[Task details]: Nothing more is wanted than an exact repeat of the data below.

↓↓↓

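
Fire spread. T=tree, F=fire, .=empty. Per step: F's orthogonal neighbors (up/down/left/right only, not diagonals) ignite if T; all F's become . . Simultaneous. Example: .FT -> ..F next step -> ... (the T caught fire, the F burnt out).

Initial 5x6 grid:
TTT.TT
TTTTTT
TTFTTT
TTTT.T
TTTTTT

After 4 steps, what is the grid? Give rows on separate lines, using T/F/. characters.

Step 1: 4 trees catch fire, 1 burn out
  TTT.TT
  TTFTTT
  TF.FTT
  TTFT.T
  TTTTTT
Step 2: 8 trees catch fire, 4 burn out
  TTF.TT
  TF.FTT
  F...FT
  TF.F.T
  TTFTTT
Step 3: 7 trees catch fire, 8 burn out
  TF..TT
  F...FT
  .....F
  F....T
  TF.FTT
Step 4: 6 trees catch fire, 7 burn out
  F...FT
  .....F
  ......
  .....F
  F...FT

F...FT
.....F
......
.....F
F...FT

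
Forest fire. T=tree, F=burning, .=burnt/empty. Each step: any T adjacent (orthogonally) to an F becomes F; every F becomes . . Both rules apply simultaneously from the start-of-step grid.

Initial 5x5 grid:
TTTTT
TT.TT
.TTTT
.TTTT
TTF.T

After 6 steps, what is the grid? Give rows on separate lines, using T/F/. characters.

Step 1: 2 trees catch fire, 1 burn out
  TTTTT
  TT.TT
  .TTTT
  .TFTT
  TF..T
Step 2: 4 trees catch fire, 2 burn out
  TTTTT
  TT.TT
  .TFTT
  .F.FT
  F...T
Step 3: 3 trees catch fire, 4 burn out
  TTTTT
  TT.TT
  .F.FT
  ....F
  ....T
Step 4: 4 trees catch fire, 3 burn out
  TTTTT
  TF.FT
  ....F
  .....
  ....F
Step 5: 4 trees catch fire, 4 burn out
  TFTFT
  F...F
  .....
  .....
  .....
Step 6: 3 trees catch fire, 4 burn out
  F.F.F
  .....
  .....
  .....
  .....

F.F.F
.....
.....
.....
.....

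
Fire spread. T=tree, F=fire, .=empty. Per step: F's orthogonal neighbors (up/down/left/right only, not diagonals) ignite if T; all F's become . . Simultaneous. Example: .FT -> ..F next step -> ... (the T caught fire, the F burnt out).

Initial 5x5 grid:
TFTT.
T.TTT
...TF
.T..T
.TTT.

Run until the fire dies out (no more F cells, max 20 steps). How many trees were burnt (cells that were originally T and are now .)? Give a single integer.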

↑↑↑

[Result for this task]:
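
Fire spread. T=tree, F=fire, .=empty. Per step: F's orthogonal neighbors (up/down/left/right only, not diagonals) ignite if T; all F's become . . Simultaneous. Example: .FT -> ..F next step -> ... (the T caught fire, the F burnt out).

Initial 5x6 grid:
TTT.TT
TTTTTT
TTFTTT
TTTT.T
TTTTTT

After 4 steps, what is the grid? Give rows on separate lines, using T/F/. characters.

Step 1: 4 trees catch fire, 1 burn out
  TTT.TT
  TTFTTT
  TF.FTT
  TTFT.T
  TTTTTT
Step 2: 8 trees catch fire, 4 burn out
  TTF.TT
  TF.FTT
  F...FT
  TF.F.T
  TTFTTT
Step 3: 7 trees catch fire, 8 burn out
  TF..TT
  F...FT
  .....F
  F....T
  TF.FTT
Step 4: 6 trees catch fire, 7 burn out
  F...FT
  .....F
  ......
  .....F
  F...FT

F...FT
.....F
......
.....F
F...FT

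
Forest fire. T=tree, F=burning, .=burnt/empty. Each step: any T adjacent (orthogonally) to an F becomes F; every F becomes . . Both rules apply simultaneously from the start-of-step grid.

Initial 5x5 grid:
TTTTT
TT.TT
.TTTT
.TTTT
TTF.T

After 6 steps, what is the grid? Give rows on separate lines, using T/F/. characters.

Step 1: 2 trees catch fire, 1 burn out
  TTTTT
  TT.TT
  .TTTT
  .TFTT
  TF..T
Step 2: 4 trees catch fire, 2 burn out
  TTTTT
  TT.TT
  .TFTT
  .F.FT
  F...T
Step 3: 3 trees catch fire, 4 burn out
  TTTTT
  TT.TT
  .F.FT
  ....F
  ....T
Step 4: 4 trees catch fire, 3 burn out
  TTTTT
  TF.FT
  ....F
  .....
  ....F
Step 5: 4 trees catch fire, 4 burn out
  TFTFT
  F...F
  .....
  .....
  .....
Step 6: 3 trees catch fire, 4 burn out
  F.F.F
  .....
  .....
  .....
  .....

F.F.F
.....
.....
.....
.....

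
Fire spread. T=tree, F=fire, .=empty. Per step: F's orthogonal neighbors (up/down/left/right only, not diagonals) ignite if T; all F's become . . Simultaneous. Example: .FT -> ..F next step -> ... (the T caught fire, the F burnt out).

Initial 5x5 grid:
TFTT.
T.TTT
...TF
.T..T
.TTT.

Run until the fire dies out (no more F cells, max 20 steps). How many trees were burnt (cells that were originally T and are now .)? Give a single integer.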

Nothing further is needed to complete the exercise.